* [Try it]: Write out exactly the line containing "Slab test (used" along with each line that follows it in the records below, and no others.

= = = =

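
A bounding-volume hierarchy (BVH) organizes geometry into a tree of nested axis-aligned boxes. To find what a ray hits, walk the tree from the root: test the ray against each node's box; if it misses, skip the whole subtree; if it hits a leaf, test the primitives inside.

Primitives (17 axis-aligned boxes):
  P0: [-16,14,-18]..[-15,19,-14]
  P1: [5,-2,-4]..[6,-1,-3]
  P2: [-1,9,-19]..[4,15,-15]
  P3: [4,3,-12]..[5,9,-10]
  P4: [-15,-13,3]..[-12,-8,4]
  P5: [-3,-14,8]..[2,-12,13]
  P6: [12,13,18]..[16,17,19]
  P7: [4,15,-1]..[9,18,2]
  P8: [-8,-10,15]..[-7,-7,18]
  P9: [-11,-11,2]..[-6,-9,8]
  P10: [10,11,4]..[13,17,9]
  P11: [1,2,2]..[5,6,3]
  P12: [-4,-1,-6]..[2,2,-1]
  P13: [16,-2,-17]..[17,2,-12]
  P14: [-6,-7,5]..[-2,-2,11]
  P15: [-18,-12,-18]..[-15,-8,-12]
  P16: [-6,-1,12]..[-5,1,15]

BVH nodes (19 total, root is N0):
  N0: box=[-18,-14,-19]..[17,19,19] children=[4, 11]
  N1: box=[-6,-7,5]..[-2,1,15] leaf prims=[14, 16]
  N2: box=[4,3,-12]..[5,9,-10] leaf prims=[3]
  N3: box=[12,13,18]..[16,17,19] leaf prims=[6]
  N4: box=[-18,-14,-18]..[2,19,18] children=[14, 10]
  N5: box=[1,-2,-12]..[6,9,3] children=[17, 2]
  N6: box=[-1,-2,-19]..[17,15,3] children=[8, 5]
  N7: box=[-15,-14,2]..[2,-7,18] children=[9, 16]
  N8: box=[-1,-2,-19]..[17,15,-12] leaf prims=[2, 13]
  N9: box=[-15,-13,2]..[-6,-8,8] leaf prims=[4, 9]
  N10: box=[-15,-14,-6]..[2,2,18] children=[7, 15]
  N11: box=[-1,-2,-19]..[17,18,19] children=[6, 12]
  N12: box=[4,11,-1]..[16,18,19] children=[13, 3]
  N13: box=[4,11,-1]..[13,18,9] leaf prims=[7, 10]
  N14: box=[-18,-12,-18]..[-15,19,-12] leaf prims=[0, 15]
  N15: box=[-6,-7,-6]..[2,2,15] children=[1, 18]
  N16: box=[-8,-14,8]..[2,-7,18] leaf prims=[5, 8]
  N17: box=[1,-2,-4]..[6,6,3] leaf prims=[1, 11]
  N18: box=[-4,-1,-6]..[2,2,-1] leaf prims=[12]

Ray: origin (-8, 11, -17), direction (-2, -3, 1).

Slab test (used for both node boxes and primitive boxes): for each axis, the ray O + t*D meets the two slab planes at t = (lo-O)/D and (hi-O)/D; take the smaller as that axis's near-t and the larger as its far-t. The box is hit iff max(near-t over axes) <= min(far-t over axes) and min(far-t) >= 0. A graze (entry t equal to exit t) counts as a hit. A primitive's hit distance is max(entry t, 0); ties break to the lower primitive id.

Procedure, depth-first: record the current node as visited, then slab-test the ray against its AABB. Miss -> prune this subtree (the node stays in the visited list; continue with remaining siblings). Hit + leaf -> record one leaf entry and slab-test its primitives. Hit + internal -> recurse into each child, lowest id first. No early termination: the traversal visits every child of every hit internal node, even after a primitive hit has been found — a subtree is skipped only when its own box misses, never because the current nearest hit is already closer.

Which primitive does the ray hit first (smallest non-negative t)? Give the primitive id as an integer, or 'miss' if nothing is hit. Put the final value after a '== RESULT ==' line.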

= = = =

* [Answer space]:
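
Slab test (used for both node boxes and primitive boxes): for each axis, the ray O + t*D meets the two slab planes at t = (lo-O)/D and (hi-O)/D; take the smaller as that axis's near-t and the larger as its far-t. The box is hit iff max(near-t over axes) <= min(far-t over axes) and min(far-t) >= 0. A graze (entry t equal to exit t) counts as a hit. A primitive's hit distance is max(entry t, 0); ties break to the lower primitive id.

Procedure, depth-first: record the current node as visited, then slab-test the ray against its AABB. Miss -> prune this subtree (the node stays in the visited list; continue with remaining siblings). Hit + leaf -> record one leaf entry and slab-test its primitives. Hit + internal -> recurse into each child, lowest id first. No early termination: the traversal visits every child of every hit internal node, even after a primitive hit has been found — a subtree is skipped only when its own box misses, never because the current nearest hit is already closer.

Which primitive does the ray hit first (smallest non-negative t)? Give the primitive id as an integer, or 'miss' if nothing is hit. Put the final value after a '== RESULT ==' line.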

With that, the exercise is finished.